#### [What you have to do]
Show, from the records below, all lines that contain the word "given".

****************

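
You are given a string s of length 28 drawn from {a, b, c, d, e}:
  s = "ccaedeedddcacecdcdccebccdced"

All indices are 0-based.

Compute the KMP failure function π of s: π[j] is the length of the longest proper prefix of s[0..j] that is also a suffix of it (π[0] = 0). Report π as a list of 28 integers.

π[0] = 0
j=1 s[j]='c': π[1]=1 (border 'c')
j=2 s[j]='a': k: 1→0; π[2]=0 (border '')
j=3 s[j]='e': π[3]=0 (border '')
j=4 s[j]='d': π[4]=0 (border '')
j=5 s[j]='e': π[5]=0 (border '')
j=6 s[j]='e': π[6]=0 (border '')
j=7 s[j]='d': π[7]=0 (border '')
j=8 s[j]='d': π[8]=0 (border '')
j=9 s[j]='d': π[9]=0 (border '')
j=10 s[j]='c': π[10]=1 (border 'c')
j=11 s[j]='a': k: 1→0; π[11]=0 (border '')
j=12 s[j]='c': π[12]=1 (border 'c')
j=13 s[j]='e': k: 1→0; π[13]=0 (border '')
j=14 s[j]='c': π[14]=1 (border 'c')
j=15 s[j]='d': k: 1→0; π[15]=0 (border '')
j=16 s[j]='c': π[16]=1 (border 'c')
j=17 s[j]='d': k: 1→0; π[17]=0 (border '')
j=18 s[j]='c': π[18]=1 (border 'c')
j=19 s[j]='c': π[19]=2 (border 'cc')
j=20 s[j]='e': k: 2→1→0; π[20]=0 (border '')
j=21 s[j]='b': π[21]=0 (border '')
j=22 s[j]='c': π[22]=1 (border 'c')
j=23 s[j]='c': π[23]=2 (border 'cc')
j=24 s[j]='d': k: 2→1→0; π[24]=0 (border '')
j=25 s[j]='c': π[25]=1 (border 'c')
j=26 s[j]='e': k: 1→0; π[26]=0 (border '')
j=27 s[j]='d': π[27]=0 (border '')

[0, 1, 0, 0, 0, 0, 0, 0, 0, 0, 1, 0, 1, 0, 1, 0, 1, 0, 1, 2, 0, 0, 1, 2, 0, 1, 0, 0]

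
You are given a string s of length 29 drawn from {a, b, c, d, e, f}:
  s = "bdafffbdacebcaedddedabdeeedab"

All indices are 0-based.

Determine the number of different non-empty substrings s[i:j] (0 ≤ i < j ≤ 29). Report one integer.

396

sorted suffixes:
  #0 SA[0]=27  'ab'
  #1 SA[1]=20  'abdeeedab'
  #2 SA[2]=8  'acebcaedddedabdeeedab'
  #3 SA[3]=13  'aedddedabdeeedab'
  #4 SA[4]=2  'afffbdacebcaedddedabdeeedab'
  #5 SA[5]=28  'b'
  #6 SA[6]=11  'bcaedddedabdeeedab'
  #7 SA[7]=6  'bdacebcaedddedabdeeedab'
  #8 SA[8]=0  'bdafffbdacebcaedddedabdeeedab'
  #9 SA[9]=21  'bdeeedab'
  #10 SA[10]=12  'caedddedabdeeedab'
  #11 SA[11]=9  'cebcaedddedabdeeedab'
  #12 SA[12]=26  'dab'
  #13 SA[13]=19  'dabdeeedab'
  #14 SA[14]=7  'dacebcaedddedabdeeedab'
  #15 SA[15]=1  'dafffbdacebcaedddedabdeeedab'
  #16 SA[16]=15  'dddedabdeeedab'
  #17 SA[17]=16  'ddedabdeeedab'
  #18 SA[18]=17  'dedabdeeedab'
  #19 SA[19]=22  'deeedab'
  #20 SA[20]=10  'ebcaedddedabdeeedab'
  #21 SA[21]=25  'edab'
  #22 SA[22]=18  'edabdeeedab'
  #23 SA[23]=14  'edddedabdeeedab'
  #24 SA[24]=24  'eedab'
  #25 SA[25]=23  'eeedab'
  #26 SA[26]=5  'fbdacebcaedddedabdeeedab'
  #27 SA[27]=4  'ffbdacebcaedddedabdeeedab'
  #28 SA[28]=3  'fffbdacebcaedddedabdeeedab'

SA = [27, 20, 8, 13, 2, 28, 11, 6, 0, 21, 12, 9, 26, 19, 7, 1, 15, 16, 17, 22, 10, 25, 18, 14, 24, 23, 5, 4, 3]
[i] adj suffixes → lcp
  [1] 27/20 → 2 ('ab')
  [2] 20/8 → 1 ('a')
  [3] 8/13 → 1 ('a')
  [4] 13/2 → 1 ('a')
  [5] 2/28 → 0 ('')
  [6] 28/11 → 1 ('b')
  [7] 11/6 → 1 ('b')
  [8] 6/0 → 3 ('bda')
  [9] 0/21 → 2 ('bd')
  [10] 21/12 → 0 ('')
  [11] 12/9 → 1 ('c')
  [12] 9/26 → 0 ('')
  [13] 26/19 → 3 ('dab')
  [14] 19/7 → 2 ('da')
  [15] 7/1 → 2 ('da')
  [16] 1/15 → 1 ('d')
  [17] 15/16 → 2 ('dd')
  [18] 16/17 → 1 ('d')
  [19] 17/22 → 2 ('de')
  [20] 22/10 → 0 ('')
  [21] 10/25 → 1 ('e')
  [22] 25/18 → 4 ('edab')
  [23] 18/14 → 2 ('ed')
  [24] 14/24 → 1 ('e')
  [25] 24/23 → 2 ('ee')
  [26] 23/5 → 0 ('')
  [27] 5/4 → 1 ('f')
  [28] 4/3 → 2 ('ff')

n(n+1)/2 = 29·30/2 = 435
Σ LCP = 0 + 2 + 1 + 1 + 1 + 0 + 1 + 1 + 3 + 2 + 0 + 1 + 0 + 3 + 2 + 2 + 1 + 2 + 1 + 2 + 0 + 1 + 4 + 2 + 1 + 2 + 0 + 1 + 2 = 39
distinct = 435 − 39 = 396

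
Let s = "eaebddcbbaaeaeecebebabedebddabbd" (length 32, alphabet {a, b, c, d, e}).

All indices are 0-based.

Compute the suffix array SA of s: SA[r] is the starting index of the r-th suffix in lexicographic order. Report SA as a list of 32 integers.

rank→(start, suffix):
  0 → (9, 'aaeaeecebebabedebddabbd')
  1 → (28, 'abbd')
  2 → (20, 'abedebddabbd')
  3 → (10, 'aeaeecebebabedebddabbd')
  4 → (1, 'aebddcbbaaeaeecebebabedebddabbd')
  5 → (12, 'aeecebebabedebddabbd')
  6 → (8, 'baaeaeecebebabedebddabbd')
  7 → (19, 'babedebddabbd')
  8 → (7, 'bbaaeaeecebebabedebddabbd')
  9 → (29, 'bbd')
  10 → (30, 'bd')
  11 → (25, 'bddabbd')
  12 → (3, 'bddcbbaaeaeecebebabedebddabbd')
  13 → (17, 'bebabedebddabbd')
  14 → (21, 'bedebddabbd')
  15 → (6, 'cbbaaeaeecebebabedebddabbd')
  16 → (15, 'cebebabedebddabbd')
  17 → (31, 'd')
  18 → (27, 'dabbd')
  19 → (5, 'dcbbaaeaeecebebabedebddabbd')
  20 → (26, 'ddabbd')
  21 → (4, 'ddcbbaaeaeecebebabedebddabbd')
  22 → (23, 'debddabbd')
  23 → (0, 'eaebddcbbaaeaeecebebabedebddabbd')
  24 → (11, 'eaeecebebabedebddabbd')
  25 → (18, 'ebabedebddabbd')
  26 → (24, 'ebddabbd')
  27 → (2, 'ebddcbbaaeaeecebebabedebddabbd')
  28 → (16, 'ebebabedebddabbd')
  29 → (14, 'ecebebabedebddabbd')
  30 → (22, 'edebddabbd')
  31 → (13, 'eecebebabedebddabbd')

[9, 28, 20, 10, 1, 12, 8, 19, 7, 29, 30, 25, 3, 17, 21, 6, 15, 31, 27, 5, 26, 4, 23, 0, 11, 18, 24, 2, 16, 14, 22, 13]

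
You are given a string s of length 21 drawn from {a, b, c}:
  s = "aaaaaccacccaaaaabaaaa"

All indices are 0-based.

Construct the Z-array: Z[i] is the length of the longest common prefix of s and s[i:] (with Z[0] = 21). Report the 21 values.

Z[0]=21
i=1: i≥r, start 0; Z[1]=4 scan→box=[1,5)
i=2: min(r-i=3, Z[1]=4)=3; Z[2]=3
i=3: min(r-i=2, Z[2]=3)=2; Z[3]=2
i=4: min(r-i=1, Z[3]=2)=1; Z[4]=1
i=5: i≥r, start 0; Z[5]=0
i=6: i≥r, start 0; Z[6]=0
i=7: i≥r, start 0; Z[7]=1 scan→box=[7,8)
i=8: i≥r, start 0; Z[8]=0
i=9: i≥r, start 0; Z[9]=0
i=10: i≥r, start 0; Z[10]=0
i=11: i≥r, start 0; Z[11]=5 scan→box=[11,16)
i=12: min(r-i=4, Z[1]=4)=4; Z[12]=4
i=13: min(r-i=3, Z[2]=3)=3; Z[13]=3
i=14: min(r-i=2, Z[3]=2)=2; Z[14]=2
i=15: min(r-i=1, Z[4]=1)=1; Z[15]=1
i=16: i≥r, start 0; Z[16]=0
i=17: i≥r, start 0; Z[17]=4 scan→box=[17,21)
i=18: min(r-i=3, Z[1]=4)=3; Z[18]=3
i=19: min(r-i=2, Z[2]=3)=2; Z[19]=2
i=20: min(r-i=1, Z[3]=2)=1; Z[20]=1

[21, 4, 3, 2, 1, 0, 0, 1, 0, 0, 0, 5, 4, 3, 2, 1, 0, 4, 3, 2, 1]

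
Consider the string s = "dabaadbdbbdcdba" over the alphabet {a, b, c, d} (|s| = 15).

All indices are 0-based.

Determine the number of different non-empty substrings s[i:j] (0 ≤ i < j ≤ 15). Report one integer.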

****************

#### [Answer section]
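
You are given a string s of length 28 drawn from {a, b, c, d, e}:
You are given a string s of length 29 drawn from {a, b, c, d, e, f}:
You are given a string s of length 21 drawn from {a, b, c}: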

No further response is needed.